Task prompt: Go through the following data and transcribe exactly the stretch of lines from the one holding "not T↦F, not F↦T, not(not a)↦a;" to the one holding "Each step rewrites", both included.

Saved entries:
___
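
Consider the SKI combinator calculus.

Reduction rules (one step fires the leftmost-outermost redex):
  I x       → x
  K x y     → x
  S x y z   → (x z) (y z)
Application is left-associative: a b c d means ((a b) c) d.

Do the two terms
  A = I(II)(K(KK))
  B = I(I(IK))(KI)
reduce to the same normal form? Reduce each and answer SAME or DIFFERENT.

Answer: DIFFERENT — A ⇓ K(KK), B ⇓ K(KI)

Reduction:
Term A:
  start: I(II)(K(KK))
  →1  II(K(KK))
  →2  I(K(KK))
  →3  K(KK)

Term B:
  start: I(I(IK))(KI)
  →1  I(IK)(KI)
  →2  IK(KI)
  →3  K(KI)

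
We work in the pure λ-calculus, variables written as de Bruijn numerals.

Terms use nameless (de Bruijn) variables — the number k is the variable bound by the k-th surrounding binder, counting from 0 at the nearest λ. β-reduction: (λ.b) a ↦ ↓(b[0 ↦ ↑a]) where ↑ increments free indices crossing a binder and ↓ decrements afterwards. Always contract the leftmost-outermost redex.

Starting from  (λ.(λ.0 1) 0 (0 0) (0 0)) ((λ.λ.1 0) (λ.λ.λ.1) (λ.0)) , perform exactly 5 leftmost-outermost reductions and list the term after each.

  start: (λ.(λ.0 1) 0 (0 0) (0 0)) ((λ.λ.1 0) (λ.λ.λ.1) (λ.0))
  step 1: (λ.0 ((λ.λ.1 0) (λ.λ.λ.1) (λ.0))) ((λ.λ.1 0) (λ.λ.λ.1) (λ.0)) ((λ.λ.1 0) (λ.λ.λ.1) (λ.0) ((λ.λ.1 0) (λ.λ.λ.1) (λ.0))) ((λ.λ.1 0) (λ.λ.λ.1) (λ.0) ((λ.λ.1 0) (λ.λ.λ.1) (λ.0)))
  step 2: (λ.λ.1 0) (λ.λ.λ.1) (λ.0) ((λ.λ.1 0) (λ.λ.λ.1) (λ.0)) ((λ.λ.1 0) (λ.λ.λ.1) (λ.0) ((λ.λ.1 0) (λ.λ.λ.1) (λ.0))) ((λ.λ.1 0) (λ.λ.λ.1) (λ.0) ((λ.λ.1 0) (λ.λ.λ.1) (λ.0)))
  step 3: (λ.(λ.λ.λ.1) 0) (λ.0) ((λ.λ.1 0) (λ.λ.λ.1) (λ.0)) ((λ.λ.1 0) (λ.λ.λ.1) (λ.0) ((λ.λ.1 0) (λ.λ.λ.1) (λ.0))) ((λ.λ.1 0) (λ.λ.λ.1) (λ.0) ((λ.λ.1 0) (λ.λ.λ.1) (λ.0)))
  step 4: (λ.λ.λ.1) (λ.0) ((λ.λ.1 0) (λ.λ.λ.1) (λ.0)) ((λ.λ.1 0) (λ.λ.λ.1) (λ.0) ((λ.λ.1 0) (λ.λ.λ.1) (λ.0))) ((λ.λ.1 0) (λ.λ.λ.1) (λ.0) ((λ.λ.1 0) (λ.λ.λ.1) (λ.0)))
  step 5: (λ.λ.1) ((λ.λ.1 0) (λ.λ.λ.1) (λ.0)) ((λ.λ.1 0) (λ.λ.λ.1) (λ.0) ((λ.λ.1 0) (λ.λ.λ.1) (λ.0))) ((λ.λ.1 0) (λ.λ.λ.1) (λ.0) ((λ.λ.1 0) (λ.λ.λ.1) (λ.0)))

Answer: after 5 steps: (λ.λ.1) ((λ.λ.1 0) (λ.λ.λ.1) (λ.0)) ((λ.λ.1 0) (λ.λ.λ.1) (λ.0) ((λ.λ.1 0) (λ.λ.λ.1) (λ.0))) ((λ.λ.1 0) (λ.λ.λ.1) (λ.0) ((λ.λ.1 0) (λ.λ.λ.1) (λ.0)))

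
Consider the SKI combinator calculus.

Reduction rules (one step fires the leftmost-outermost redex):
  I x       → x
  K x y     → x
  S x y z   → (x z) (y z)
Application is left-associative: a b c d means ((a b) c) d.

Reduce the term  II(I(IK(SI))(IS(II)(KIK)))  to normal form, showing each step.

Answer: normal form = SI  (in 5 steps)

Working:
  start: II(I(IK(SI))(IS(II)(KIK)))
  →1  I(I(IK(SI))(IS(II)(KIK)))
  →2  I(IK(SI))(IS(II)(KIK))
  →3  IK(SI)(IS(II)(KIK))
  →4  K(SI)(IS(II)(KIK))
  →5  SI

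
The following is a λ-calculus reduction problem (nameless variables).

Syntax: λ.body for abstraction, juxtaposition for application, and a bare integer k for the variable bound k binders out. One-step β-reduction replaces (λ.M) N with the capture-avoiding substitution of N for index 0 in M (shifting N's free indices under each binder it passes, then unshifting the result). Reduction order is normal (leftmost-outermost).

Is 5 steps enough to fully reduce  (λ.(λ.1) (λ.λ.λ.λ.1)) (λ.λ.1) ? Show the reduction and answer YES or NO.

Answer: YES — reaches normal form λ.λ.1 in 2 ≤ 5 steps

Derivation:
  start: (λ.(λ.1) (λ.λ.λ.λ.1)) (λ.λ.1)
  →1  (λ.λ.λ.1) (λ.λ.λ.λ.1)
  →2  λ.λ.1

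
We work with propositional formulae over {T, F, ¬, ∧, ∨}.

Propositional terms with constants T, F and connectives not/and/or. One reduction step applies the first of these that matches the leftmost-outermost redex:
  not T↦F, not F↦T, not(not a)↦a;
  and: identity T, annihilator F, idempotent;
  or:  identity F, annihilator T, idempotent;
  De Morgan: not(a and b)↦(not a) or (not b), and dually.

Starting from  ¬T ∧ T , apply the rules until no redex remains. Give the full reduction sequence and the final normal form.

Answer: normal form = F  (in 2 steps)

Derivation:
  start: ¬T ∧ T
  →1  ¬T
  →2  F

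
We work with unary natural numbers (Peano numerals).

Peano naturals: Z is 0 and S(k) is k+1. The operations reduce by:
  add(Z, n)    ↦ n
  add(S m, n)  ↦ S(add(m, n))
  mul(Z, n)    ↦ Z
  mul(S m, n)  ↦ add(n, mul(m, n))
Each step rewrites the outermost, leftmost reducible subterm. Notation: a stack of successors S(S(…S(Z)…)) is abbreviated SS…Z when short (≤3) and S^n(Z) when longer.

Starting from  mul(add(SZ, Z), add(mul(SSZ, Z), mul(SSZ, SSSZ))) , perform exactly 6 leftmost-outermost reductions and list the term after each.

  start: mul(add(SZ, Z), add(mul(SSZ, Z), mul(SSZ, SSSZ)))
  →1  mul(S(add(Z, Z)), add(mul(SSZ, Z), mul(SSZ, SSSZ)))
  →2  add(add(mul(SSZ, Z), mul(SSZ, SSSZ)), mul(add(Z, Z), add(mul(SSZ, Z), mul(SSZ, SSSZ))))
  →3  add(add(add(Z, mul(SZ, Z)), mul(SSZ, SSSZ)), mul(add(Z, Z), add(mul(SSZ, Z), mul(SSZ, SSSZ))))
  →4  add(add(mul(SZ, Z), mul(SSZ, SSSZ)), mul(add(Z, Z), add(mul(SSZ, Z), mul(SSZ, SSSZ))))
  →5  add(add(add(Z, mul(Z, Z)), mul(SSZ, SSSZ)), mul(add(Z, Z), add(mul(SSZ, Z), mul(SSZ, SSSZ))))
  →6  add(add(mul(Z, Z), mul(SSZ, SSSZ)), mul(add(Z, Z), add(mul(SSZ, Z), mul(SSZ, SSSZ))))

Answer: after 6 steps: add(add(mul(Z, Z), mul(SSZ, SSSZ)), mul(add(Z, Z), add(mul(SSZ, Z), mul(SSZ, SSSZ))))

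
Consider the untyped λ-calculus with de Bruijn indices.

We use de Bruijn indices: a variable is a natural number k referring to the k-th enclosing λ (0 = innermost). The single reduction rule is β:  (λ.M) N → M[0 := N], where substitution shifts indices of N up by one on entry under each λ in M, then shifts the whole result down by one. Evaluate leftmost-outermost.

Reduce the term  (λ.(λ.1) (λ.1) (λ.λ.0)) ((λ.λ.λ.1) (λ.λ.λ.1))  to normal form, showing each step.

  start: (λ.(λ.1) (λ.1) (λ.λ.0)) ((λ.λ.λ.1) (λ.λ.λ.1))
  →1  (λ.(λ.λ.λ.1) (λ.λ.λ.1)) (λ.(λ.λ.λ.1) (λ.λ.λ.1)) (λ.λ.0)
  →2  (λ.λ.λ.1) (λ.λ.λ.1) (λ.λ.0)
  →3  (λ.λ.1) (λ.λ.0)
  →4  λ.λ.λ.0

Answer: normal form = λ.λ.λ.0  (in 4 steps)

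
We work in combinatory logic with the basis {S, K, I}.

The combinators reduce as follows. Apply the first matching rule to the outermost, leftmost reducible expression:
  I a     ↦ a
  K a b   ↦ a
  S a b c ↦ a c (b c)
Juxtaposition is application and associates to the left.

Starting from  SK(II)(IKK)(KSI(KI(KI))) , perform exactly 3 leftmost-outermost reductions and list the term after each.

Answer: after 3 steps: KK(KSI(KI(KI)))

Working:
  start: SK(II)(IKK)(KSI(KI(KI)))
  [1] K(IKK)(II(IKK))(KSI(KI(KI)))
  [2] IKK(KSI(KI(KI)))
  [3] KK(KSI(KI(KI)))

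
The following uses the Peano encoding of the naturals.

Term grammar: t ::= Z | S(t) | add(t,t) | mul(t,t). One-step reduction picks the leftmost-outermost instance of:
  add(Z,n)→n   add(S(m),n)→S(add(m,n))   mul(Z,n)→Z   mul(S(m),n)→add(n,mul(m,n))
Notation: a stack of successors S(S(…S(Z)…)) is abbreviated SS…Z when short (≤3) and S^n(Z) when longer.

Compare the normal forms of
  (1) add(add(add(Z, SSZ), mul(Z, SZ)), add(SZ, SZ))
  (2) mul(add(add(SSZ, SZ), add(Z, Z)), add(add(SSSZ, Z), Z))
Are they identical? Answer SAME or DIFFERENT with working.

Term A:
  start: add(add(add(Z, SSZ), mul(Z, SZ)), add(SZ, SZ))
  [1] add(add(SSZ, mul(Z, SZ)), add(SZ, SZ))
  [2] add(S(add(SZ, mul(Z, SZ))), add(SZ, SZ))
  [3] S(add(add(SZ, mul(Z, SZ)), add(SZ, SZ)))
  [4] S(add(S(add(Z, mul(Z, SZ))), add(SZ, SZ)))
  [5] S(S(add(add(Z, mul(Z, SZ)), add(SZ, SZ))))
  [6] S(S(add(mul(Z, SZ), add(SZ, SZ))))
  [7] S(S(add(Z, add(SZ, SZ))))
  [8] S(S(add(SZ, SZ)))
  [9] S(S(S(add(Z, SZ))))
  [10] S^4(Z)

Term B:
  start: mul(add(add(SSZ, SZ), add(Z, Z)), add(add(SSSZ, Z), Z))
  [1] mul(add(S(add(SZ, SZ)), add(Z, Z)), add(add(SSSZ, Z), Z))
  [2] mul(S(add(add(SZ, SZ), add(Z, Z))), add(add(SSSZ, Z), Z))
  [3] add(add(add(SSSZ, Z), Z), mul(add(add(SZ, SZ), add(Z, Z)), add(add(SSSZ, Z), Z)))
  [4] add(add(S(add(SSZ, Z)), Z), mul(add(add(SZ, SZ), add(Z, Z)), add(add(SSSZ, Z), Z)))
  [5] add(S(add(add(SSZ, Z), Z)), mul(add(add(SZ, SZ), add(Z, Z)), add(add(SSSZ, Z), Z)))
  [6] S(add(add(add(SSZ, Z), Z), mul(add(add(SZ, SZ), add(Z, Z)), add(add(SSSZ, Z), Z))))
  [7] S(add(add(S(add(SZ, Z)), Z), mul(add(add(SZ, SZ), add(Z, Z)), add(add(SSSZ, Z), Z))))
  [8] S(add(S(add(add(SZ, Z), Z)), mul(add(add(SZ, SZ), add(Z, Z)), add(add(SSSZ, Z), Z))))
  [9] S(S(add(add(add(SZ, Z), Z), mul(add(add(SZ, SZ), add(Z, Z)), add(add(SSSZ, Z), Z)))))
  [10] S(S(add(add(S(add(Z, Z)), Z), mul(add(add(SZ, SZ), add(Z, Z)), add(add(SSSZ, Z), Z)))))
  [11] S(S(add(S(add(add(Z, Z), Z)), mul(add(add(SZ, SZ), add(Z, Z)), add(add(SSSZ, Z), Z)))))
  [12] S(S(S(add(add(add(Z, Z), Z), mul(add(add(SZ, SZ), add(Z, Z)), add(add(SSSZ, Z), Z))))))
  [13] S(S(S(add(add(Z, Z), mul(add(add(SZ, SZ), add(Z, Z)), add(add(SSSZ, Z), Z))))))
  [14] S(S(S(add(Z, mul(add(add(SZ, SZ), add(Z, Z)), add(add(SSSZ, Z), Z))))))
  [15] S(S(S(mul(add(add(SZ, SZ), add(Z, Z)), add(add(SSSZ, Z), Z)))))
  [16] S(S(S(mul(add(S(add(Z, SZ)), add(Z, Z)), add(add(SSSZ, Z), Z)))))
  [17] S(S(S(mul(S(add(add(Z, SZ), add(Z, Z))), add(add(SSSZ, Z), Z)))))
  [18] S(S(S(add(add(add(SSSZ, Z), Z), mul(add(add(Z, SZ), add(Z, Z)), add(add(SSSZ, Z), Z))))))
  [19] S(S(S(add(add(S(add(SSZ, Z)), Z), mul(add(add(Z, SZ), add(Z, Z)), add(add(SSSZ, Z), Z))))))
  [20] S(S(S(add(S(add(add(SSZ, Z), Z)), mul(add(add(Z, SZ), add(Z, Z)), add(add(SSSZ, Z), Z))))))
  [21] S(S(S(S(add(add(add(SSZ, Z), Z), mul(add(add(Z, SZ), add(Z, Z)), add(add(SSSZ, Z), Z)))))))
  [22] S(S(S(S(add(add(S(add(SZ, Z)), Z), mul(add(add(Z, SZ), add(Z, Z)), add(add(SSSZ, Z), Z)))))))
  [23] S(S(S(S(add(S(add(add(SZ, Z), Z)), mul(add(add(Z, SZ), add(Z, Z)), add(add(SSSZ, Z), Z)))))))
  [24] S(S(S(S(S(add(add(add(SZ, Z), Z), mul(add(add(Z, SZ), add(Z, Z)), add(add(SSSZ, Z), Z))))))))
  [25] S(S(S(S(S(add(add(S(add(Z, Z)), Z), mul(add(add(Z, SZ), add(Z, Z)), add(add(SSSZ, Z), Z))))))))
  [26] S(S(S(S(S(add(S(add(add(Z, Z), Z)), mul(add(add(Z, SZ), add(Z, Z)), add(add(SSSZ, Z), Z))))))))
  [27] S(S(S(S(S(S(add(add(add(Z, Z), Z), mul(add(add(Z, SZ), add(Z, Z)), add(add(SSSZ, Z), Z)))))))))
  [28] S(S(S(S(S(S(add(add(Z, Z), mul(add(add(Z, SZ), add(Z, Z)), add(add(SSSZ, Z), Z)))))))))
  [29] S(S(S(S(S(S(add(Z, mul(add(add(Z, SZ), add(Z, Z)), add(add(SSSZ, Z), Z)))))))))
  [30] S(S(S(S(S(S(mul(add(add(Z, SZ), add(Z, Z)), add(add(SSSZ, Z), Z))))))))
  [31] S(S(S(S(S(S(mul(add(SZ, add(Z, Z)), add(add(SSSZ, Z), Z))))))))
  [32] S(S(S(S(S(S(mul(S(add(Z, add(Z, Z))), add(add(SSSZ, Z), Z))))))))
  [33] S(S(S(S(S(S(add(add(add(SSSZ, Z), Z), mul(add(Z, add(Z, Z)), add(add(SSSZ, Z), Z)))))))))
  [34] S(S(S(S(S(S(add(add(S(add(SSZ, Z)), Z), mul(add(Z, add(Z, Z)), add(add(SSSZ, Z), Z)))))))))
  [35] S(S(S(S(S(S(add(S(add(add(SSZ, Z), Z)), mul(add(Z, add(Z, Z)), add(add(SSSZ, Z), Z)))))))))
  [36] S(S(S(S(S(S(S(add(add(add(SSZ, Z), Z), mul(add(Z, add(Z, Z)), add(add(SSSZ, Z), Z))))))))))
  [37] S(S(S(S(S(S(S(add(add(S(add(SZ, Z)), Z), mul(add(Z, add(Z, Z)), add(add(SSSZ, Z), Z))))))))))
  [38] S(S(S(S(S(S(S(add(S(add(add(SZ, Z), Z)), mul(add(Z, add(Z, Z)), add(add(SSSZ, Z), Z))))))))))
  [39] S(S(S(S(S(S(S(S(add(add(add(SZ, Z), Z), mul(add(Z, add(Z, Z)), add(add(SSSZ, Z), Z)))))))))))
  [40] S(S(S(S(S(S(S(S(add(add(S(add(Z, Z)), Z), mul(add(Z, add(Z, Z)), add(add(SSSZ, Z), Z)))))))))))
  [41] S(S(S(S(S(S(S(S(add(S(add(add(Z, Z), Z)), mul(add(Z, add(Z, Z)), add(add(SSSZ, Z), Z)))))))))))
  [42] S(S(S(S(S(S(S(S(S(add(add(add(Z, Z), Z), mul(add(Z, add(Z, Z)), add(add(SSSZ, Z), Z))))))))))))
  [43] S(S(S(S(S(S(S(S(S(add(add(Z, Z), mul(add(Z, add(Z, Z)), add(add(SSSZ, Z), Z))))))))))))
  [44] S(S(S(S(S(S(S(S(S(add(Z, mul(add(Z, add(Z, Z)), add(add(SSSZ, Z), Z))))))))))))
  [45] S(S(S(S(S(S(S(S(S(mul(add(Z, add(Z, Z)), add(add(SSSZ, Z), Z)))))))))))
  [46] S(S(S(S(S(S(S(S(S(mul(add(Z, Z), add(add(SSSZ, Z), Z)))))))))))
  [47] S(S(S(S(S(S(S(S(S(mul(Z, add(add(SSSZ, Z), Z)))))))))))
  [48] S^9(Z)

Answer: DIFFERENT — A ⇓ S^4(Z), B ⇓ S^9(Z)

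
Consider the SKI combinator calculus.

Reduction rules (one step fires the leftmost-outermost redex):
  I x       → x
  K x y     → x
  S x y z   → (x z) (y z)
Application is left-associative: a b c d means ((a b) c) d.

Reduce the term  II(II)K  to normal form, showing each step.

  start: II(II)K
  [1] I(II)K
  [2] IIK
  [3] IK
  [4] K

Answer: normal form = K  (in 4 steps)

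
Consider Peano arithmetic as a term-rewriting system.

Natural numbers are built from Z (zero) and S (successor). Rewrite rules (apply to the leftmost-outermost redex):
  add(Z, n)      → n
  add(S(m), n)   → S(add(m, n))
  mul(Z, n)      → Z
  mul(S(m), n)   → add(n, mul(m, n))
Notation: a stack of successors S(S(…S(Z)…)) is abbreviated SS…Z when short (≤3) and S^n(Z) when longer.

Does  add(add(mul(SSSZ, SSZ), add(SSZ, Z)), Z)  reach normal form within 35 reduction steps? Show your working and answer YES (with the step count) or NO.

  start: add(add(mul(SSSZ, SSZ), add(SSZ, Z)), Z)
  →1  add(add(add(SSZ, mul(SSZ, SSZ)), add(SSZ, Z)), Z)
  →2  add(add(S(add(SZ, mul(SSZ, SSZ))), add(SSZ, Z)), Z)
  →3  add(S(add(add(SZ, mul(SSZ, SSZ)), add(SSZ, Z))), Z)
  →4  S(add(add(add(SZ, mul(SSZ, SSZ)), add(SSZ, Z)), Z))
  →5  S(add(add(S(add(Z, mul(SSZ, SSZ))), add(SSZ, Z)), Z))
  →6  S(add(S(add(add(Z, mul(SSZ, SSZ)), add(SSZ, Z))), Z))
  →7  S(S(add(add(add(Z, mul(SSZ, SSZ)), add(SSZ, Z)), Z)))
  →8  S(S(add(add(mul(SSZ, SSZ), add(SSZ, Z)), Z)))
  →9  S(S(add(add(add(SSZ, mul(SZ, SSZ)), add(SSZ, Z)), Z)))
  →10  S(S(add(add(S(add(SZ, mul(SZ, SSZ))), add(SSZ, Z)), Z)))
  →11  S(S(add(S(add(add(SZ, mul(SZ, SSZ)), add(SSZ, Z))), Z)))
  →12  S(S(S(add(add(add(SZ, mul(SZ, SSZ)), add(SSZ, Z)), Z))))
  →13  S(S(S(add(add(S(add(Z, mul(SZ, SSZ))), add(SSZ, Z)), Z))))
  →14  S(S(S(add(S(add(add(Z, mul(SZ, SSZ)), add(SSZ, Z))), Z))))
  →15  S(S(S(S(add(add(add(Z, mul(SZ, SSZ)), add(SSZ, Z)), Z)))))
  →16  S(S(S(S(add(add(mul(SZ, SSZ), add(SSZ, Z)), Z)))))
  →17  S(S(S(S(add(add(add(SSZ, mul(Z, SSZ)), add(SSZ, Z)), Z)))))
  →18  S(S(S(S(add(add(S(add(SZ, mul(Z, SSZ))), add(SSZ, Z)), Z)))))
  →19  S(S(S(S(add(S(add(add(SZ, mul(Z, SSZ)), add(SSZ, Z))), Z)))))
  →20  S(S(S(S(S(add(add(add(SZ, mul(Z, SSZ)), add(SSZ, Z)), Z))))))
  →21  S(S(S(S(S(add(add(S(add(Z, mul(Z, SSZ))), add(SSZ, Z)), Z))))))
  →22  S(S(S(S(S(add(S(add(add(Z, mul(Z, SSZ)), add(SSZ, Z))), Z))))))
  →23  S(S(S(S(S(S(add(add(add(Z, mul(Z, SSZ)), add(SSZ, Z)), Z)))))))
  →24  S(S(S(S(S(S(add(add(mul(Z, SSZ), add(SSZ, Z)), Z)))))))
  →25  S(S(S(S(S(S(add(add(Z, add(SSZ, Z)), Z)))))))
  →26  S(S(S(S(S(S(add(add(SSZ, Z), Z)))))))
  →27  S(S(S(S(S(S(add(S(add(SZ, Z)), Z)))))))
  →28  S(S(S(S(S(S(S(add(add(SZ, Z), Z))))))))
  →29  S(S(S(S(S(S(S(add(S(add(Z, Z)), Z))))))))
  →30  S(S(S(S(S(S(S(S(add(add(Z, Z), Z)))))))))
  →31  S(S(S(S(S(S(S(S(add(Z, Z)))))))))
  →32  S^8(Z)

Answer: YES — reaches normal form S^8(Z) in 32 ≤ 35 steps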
___
Solution for this problem:
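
  not T↦F, not F↦T, not(not a)↦a;
  and: identity T, annihilator F, idempotent;
  or:  identity F, annihilator T, idempotent;
  De Morgan: not(a and b)↦(not a) or (not b), and dually.

Starting from  ¬T ∧ T , apply the rules until no redex remains. Give the full reduction sequence and the final normal form.

Answer: normal form = F  (in 2 steps)

Derivation:
  start: ¬T ∧ T
  →1  ¬T
  →2  F

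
We work with unary natural numbers (Peano numerals).

Peano naturals: Z is 0 and S(k) is k+1. The operations reduce by:
  add(Z, n)    ↦ n
  add(S m, n)  ↦ S(add(m, n))
  mul(Z, n)    ↦ Z
  mul(S m, n)  ↦ add(n, mul(m, n))
Each step rewrites the outermost, leftmost reducible subterm. Notation: a stack of successors S(S(…S(Z)…)) is abbreviated SS…Z when short (≤3) and S^n(Z) when longer.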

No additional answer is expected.